ABOUT THIS TASK »
From the data underneath, reproduce exactly the stretch that begins at the line with "For the following" and ends after the line with "L = '1$2101011133100'".

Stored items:
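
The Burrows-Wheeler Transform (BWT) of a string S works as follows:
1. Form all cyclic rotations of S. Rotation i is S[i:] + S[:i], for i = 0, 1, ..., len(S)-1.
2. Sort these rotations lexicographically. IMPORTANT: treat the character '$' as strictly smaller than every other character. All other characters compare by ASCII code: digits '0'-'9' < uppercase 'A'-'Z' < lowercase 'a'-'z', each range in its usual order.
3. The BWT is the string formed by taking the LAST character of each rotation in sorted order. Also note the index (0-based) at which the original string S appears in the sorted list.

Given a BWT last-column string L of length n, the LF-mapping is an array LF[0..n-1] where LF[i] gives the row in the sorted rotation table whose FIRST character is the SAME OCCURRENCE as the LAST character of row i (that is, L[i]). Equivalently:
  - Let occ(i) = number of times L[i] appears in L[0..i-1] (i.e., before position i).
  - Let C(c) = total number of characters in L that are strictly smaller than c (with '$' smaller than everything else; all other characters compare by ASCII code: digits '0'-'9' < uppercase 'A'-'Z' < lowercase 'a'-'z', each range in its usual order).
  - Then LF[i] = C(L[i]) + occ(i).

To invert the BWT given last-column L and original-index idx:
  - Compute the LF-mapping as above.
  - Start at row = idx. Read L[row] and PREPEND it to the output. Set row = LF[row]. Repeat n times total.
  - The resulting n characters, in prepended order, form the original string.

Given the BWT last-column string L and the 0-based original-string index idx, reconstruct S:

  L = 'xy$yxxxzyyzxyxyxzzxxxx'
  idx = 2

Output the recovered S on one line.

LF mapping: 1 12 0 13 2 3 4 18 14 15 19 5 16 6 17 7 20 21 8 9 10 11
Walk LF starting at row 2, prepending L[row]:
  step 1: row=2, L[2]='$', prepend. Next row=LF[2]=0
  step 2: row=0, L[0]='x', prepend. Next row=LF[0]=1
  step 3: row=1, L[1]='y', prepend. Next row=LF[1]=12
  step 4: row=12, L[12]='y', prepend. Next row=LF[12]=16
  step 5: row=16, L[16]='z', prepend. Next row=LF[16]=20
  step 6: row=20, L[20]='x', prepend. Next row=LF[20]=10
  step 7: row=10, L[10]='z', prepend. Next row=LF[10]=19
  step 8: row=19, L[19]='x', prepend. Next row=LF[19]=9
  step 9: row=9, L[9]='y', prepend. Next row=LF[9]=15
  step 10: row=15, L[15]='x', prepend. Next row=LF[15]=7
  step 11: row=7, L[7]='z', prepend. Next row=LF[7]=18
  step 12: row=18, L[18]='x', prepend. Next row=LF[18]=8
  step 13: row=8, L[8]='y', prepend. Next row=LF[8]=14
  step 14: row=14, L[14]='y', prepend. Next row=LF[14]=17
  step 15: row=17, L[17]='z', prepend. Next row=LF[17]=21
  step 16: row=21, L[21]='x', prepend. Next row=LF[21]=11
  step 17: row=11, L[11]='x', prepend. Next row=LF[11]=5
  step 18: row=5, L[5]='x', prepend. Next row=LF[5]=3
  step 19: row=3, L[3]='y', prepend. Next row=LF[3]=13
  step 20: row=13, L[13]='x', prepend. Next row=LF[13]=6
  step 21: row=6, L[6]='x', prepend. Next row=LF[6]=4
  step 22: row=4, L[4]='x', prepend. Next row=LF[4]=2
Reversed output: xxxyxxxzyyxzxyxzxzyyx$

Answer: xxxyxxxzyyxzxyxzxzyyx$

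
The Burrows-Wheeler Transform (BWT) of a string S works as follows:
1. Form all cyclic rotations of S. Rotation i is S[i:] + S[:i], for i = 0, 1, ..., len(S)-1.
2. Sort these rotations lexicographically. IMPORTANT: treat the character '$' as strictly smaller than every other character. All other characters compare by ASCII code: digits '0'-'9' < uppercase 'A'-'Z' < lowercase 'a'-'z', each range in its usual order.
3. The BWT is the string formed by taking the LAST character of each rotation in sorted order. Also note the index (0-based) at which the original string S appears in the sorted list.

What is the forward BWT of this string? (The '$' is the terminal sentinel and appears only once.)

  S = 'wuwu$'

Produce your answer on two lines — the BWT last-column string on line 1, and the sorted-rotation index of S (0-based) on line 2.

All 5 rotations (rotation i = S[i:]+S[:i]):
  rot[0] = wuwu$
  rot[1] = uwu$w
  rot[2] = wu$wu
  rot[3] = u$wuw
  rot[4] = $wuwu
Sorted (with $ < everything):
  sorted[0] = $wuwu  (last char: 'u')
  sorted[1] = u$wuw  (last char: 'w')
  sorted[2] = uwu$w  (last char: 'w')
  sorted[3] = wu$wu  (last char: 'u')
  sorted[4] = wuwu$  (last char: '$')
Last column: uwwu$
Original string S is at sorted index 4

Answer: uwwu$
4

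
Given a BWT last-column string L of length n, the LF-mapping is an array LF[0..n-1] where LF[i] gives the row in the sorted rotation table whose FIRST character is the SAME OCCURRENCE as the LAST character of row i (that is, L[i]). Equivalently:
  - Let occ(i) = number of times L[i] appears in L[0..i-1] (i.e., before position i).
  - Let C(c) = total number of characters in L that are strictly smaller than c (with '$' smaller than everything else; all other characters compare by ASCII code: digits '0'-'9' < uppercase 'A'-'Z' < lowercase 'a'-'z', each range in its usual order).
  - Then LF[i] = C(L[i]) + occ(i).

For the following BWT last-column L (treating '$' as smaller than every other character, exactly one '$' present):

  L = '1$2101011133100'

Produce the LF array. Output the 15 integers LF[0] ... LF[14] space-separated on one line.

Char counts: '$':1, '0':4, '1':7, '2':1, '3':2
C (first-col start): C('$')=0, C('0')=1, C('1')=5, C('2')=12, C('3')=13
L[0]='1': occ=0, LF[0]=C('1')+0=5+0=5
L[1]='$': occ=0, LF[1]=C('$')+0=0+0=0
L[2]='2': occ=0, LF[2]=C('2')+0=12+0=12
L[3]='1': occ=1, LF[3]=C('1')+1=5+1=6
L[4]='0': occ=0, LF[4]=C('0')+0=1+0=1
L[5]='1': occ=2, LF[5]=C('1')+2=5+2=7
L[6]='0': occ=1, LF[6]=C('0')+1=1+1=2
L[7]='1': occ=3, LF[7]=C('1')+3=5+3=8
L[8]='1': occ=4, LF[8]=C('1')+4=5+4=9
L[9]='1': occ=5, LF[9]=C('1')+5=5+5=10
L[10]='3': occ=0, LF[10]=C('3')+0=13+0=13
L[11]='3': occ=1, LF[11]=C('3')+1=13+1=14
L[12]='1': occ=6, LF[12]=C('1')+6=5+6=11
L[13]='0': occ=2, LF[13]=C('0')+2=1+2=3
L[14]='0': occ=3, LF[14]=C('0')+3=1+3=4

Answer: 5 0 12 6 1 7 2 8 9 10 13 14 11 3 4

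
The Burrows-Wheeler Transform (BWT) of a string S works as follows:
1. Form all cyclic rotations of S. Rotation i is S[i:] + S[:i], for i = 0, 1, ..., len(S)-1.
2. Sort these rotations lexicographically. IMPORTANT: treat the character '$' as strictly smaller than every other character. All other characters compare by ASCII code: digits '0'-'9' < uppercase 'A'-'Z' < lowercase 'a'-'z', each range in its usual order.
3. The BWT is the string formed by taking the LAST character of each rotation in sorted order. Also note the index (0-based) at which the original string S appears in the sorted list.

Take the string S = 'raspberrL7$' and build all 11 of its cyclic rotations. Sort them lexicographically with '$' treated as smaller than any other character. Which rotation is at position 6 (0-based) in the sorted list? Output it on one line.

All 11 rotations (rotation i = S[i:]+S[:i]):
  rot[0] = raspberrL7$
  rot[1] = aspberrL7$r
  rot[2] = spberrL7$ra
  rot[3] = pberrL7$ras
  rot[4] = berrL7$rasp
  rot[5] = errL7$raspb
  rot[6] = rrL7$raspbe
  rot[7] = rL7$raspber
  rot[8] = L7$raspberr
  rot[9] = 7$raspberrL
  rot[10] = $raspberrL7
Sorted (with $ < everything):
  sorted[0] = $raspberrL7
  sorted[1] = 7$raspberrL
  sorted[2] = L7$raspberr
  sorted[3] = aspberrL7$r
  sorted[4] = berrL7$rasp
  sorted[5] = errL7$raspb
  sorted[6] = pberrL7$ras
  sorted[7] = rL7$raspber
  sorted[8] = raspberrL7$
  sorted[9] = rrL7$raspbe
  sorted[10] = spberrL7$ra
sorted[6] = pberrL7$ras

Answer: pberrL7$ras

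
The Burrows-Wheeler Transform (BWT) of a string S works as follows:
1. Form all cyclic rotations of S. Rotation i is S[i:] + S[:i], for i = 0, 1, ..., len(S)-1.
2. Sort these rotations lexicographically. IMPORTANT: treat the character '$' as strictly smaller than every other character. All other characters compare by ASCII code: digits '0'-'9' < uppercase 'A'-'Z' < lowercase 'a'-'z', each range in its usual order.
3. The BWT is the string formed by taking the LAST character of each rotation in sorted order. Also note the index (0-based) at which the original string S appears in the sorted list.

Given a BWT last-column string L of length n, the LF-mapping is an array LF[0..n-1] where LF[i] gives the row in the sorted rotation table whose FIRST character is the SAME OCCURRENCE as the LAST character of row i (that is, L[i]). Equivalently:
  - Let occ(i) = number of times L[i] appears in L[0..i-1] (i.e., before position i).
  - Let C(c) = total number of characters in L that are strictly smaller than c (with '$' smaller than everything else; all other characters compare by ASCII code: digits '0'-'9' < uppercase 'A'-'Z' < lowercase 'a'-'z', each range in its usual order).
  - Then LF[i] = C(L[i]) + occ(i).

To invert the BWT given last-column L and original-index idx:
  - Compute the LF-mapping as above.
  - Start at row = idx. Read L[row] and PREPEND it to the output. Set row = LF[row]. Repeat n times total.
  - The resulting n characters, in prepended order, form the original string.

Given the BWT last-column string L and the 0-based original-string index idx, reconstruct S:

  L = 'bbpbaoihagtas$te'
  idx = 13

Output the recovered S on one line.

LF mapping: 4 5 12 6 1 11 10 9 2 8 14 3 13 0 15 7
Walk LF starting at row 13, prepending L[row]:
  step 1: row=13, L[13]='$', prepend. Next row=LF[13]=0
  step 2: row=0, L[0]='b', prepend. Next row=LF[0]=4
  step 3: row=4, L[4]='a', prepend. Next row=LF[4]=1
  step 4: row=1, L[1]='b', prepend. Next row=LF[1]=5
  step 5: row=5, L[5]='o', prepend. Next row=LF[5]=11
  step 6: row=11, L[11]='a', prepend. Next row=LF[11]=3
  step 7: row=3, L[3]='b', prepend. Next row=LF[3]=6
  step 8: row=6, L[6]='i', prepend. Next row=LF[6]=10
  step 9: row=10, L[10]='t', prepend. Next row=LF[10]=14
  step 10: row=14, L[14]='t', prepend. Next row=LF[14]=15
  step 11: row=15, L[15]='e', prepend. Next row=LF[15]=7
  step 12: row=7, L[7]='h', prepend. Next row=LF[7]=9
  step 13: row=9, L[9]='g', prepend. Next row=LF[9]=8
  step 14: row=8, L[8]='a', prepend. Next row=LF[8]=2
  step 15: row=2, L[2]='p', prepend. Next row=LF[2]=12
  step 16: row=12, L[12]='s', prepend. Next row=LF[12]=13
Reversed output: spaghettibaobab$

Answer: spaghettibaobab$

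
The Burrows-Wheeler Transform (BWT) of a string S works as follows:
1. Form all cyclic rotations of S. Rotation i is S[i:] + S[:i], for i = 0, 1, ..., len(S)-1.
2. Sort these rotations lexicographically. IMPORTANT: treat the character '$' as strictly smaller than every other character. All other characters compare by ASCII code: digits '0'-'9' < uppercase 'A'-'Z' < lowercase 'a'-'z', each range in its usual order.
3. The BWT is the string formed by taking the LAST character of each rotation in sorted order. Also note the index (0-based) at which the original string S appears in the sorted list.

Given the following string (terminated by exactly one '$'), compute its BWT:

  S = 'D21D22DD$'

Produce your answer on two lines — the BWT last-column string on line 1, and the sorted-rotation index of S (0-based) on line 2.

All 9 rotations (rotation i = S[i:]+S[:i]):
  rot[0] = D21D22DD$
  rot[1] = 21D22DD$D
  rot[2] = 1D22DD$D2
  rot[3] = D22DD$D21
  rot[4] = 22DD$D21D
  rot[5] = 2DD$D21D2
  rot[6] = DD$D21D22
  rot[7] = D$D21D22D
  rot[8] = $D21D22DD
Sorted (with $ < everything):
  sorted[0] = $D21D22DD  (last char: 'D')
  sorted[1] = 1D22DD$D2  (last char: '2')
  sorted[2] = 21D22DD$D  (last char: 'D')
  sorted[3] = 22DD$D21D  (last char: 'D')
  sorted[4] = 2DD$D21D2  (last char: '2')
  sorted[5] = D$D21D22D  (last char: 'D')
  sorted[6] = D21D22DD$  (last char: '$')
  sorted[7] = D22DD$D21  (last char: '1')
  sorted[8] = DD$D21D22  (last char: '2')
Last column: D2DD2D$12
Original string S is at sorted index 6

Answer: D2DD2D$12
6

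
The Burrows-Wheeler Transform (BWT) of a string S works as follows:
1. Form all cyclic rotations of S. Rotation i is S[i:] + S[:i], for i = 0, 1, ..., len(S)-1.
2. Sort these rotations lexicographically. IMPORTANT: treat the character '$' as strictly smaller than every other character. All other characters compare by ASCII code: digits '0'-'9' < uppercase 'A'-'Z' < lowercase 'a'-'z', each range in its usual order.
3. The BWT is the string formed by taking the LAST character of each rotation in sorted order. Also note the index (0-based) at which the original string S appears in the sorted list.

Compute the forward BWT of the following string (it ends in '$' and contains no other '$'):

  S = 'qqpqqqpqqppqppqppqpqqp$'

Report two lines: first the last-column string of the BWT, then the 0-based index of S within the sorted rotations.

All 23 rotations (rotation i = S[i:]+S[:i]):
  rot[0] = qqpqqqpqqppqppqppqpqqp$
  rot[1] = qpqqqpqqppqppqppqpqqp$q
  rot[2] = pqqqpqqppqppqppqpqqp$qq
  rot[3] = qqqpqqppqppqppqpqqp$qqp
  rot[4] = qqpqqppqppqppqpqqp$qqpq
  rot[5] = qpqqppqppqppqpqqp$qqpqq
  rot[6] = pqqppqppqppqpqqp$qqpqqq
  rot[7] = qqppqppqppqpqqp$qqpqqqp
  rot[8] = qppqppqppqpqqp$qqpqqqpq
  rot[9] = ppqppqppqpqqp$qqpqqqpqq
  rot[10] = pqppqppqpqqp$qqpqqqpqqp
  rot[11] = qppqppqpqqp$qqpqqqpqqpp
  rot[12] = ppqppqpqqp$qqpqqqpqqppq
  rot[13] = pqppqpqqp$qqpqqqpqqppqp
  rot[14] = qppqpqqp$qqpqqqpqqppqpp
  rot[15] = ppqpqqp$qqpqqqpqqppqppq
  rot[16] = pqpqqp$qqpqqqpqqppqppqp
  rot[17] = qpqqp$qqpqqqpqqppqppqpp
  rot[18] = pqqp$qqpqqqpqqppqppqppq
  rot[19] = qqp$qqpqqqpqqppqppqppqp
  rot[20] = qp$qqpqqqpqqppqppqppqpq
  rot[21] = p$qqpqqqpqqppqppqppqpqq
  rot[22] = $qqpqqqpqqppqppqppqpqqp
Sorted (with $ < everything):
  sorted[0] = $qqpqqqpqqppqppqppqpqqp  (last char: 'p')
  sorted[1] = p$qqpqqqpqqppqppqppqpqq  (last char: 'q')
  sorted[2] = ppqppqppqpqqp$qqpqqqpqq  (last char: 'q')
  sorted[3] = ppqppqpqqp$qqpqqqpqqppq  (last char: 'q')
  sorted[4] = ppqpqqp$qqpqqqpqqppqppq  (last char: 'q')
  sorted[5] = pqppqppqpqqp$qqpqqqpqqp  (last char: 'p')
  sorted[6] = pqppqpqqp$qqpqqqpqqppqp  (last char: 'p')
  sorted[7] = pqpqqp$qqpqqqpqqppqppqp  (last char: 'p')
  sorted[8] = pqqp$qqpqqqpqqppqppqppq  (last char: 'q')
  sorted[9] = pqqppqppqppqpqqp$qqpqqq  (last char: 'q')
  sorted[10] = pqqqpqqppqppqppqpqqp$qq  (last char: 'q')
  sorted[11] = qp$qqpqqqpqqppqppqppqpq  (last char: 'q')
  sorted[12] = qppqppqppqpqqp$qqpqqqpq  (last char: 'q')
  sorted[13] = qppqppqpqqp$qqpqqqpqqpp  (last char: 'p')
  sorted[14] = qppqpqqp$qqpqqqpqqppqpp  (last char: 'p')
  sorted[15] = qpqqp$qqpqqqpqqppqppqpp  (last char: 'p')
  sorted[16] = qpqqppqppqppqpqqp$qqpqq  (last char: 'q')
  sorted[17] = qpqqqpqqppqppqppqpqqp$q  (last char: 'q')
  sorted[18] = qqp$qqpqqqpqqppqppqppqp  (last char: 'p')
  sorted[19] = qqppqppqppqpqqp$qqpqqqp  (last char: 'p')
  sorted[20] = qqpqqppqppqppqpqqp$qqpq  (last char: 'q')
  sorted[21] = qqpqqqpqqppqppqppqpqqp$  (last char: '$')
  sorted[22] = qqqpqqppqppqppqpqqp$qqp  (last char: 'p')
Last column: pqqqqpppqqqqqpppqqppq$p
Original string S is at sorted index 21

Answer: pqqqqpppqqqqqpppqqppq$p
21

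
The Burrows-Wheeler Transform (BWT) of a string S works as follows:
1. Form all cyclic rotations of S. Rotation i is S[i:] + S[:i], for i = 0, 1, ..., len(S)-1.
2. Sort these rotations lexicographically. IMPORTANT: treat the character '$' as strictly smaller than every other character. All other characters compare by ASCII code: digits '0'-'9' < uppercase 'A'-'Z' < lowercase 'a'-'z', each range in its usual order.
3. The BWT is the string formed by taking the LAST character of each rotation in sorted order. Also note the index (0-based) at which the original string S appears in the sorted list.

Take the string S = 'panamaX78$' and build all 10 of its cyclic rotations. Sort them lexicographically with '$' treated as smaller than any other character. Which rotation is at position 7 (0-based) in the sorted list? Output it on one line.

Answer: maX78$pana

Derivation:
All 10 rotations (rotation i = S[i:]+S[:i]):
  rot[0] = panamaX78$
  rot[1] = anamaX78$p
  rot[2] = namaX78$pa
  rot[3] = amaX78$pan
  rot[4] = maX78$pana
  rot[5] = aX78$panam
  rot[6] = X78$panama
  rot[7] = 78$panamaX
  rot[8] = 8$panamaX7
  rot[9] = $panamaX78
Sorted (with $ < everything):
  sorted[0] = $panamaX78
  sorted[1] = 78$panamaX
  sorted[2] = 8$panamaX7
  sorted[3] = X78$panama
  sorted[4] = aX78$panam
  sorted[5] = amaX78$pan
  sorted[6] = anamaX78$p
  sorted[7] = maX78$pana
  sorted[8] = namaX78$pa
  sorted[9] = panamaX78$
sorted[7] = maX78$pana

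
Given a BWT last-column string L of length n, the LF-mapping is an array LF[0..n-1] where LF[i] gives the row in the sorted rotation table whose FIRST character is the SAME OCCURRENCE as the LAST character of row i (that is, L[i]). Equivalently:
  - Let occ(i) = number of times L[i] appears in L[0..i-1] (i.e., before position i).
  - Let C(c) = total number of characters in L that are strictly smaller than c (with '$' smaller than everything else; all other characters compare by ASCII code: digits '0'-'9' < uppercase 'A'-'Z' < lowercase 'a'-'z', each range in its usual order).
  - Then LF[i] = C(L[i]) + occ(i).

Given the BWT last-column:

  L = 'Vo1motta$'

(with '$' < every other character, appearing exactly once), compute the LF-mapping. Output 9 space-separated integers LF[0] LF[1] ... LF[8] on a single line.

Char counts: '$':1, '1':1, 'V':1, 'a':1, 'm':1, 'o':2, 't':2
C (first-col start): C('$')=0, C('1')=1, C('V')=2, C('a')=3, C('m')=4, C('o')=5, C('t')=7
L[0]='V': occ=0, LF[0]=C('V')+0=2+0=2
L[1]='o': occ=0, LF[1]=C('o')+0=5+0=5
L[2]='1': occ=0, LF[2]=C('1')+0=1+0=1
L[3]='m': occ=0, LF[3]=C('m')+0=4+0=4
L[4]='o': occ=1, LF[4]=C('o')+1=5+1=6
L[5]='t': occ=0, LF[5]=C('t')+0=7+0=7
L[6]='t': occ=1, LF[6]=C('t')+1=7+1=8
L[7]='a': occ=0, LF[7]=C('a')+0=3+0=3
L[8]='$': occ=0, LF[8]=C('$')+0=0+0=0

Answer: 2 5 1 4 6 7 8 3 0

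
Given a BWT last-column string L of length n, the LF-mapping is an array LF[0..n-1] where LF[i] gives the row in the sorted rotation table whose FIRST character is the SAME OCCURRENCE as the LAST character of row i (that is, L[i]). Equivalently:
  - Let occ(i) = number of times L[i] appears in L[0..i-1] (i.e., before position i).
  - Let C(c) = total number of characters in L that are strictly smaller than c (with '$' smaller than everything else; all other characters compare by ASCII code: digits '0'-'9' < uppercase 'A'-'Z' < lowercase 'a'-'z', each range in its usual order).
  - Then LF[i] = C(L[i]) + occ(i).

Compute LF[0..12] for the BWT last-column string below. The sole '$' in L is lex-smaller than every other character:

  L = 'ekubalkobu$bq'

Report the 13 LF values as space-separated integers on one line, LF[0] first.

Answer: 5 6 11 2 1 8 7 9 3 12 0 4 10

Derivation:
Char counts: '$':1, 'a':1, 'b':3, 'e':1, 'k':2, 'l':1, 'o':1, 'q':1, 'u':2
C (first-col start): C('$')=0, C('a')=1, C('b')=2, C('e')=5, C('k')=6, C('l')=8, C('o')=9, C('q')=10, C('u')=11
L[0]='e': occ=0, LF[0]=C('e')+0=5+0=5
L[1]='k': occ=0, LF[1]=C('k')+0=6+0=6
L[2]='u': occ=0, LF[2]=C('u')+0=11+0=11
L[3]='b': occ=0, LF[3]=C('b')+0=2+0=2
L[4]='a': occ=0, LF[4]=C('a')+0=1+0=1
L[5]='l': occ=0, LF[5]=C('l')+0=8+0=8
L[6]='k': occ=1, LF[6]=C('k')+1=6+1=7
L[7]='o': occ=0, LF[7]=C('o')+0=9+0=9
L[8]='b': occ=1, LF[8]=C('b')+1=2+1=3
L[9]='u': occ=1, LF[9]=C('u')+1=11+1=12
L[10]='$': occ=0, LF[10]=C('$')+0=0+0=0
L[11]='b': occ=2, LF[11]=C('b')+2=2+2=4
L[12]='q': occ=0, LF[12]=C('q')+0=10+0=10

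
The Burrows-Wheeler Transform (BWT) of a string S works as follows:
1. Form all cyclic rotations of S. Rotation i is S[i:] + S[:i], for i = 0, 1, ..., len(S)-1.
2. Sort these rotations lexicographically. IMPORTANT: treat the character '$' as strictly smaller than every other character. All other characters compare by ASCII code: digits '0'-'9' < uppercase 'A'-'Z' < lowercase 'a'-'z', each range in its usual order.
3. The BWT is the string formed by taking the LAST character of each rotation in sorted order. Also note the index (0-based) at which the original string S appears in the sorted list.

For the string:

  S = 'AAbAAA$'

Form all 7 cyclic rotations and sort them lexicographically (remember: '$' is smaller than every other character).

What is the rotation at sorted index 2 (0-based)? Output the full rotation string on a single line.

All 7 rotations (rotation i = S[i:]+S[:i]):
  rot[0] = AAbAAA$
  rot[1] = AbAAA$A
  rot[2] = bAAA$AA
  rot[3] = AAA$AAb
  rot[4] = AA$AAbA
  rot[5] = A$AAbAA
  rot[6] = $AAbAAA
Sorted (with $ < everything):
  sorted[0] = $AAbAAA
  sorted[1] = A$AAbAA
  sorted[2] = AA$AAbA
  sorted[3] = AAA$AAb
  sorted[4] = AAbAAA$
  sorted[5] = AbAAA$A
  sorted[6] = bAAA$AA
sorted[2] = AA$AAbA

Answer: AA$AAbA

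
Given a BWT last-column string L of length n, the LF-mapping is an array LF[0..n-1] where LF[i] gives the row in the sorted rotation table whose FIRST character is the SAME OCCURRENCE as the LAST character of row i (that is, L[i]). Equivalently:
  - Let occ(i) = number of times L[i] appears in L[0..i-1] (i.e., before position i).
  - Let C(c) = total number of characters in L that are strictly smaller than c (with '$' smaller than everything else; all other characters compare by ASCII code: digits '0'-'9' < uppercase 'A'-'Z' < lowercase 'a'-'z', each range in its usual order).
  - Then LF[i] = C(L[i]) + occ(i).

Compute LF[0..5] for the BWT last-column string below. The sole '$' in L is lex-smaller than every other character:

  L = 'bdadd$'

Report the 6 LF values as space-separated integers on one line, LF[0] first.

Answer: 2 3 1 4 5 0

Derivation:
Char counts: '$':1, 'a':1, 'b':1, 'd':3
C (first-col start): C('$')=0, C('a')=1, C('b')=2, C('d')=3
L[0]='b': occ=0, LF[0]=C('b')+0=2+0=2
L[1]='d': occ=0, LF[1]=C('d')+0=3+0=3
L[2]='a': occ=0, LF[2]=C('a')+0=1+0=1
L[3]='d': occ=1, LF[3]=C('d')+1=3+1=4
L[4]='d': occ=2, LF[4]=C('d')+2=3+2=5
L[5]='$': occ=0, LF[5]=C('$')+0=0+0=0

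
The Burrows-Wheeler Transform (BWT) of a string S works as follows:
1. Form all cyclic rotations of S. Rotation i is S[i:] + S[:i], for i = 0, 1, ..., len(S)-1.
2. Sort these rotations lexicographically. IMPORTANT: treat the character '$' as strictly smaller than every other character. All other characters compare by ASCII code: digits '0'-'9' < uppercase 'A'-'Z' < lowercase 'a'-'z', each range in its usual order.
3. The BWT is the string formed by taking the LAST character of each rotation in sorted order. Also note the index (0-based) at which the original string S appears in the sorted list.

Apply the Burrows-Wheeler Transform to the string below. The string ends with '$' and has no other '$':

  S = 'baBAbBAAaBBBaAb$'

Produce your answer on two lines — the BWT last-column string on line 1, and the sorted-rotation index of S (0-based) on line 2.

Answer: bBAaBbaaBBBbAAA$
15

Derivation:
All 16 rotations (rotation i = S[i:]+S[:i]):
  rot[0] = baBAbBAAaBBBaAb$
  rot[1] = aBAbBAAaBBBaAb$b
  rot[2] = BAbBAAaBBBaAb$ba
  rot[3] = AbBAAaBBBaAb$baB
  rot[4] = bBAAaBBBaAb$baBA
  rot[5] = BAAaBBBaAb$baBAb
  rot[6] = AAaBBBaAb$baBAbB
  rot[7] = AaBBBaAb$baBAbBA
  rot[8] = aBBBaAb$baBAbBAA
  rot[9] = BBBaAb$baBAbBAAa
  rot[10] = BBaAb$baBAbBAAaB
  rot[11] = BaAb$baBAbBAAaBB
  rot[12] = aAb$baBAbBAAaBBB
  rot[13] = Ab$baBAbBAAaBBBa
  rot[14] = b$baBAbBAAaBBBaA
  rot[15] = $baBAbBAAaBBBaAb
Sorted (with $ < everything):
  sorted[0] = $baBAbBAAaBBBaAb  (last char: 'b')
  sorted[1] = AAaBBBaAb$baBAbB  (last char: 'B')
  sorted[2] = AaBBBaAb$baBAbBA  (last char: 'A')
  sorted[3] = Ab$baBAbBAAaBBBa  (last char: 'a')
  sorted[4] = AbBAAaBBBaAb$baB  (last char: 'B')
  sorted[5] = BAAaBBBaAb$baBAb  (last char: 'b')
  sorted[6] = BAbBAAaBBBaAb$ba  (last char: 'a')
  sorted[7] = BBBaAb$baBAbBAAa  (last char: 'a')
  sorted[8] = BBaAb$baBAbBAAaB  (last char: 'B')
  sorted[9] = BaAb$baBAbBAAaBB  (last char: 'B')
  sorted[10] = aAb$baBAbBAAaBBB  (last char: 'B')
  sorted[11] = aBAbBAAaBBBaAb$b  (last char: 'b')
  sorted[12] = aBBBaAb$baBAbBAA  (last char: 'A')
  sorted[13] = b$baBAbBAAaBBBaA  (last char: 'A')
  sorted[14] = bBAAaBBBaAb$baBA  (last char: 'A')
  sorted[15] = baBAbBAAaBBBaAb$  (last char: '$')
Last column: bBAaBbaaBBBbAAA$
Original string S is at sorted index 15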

SOLUTION BELOW »
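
For the following BWT last-column L (treating '$' as smaller than every other character, exactly one '$' present):

  L = '1$2101011133100'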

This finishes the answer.